Top of Provided data

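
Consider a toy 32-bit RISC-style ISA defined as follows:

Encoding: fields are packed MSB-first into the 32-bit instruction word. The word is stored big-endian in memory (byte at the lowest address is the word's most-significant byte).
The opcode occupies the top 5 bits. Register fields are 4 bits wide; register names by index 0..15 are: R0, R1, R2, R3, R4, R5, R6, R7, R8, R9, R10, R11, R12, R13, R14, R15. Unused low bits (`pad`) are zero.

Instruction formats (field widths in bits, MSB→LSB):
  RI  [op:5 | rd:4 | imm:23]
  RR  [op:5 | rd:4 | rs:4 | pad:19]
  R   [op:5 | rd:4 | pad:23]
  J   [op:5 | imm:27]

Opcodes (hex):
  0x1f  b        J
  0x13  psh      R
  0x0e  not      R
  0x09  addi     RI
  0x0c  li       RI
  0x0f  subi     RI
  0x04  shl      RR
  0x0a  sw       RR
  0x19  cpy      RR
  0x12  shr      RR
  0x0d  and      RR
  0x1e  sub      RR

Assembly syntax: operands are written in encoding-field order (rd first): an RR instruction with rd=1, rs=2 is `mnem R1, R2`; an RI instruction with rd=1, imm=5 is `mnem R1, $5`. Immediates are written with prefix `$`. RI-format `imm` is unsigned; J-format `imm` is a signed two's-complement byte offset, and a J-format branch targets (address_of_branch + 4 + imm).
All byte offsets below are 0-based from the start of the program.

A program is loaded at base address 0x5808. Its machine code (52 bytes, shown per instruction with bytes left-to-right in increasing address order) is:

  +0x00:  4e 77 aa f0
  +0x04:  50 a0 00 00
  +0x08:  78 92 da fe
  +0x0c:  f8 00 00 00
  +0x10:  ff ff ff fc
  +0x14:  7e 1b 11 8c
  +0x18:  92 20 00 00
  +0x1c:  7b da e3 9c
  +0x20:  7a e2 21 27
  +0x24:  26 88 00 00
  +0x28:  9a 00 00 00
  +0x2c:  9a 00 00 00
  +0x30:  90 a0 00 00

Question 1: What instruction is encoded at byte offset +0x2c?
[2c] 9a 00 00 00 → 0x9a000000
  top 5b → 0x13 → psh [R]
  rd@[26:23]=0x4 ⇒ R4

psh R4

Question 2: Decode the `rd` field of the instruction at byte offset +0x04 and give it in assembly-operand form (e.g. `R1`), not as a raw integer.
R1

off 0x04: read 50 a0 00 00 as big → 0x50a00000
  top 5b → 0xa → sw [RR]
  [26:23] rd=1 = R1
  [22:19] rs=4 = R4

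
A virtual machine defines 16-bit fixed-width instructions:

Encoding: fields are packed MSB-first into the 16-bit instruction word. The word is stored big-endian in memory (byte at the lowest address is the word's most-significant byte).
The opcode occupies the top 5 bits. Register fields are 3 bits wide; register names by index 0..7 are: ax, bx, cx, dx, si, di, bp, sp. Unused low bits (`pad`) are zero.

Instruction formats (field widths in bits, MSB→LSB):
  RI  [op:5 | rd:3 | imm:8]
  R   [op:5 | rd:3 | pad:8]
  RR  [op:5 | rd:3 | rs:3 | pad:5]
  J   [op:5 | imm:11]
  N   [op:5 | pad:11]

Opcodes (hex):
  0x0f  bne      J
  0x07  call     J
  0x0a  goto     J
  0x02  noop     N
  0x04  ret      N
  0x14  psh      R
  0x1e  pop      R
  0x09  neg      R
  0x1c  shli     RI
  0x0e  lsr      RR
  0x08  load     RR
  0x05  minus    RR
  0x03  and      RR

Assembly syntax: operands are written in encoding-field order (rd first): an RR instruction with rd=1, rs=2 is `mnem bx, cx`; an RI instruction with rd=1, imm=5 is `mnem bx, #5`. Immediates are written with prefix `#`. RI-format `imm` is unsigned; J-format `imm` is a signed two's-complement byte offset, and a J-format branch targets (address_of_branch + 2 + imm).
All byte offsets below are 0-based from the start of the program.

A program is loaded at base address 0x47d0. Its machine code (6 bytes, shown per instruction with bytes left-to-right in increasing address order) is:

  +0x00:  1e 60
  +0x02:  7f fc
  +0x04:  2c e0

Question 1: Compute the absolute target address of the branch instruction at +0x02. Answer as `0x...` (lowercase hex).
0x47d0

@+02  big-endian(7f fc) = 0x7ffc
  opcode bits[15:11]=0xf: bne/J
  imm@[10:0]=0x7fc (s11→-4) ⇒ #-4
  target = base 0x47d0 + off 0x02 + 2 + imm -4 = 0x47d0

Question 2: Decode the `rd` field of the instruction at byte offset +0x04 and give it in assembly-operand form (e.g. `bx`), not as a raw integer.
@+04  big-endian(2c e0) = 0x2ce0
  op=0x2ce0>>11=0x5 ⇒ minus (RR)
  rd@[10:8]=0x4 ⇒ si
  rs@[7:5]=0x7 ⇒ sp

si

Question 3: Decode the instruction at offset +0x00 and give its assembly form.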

Bottom of Provided data
Top of Provided data

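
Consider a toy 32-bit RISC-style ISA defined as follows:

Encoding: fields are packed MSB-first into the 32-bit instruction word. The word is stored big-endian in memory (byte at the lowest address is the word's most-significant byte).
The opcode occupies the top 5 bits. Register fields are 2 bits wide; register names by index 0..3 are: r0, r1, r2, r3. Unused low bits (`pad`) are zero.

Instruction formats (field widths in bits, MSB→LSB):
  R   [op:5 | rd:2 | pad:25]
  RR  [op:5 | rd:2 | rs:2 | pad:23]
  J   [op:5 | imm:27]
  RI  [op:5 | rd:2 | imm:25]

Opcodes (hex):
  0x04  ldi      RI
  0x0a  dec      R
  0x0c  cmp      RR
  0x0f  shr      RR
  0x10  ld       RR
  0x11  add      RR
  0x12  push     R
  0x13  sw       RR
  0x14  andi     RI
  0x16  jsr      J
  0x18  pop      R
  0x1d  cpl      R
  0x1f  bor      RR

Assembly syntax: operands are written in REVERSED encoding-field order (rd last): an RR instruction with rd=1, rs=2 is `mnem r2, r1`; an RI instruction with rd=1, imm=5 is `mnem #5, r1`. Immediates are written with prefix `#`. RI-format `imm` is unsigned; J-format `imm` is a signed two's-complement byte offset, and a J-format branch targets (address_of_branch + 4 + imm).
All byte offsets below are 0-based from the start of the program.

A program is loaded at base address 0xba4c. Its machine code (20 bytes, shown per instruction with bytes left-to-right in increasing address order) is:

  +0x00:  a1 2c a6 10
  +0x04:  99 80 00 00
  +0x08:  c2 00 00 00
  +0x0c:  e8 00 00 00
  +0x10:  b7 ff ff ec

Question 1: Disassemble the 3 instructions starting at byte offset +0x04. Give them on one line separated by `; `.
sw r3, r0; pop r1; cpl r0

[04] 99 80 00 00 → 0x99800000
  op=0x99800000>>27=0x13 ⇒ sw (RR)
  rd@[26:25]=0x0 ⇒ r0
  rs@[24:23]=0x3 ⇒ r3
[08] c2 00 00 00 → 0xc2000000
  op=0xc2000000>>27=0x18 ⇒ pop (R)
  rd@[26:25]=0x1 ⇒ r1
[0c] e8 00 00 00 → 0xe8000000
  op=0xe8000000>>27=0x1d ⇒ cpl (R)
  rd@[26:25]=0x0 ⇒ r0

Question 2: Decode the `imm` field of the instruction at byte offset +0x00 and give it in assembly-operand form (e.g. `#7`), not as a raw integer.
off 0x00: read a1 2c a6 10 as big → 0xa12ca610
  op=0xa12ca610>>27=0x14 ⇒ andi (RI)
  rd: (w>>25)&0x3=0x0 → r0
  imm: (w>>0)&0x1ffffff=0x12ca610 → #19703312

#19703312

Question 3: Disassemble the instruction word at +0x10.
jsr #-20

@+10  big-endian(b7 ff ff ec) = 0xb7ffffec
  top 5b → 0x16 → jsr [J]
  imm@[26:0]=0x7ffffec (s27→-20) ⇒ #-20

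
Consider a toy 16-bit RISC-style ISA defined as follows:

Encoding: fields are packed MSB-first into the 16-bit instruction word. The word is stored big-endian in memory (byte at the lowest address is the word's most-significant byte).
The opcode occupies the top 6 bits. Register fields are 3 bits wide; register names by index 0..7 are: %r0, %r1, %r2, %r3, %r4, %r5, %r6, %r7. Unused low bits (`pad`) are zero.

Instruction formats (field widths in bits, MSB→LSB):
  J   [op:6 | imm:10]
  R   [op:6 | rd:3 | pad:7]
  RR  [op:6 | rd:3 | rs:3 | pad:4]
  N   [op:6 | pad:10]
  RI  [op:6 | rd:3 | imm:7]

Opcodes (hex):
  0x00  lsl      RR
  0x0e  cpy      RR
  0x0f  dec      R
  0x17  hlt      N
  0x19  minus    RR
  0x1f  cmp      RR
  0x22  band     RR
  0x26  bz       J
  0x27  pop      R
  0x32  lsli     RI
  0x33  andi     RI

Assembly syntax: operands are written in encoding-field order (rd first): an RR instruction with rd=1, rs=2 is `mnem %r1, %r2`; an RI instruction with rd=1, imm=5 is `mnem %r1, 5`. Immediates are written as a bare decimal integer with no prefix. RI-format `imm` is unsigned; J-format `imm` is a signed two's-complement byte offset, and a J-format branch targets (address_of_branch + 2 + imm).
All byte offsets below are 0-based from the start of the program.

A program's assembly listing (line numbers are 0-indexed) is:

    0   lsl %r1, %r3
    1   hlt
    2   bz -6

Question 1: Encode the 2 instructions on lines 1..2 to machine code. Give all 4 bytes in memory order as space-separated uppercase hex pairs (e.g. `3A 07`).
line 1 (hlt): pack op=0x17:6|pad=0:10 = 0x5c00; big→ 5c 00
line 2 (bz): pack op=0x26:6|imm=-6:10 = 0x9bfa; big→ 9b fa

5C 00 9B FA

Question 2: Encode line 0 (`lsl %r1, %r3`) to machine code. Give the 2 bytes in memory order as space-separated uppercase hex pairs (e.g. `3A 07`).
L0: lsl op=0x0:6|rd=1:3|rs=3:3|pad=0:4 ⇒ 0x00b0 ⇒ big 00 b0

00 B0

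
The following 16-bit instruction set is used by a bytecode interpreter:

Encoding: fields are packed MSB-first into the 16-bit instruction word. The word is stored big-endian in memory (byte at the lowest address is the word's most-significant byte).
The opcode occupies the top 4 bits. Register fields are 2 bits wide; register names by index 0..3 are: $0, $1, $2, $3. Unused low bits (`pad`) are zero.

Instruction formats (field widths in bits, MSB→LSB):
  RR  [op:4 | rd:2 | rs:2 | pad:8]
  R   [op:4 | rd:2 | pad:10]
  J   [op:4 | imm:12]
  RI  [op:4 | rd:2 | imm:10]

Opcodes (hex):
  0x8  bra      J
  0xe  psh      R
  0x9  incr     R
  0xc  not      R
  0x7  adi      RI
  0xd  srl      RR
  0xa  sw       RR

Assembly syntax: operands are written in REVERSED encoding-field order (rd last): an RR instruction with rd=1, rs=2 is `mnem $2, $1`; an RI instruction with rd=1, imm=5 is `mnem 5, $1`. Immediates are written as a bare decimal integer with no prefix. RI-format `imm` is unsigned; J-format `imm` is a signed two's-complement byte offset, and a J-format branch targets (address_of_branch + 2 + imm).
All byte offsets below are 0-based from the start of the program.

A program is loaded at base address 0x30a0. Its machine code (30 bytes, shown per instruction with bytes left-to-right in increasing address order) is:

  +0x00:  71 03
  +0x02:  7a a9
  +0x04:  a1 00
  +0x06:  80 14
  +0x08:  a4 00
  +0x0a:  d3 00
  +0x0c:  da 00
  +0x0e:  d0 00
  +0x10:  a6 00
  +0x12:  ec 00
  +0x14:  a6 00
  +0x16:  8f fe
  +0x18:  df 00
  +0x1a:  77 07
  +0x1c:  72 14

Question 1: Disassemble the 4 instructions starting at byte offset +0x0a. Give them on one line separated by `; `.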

Bottom of Provided data

Work instructions -> Where a line of the data contains "shown", copy that line.

Expected answer ->
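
A program is loaded at base address 0x5808. Its machine code (52 bytes, shown per instruction with bytes left-to-right in increasing address order) is:
A program is loaded at base address 0x47d0. Its machine code (6 bytes, shown per instruction with bytes left-to-right in increasing address order) is:
A program is loaded at base address 0xba4c. Its machine code (20 bytes, shown per instruction with bytes left-to-right in increasing address order) is:
A program is loaded at base address 0x30a0. Its machine code (30 bytes, shown per instruction with bytes left-to-right in increasing address order) is: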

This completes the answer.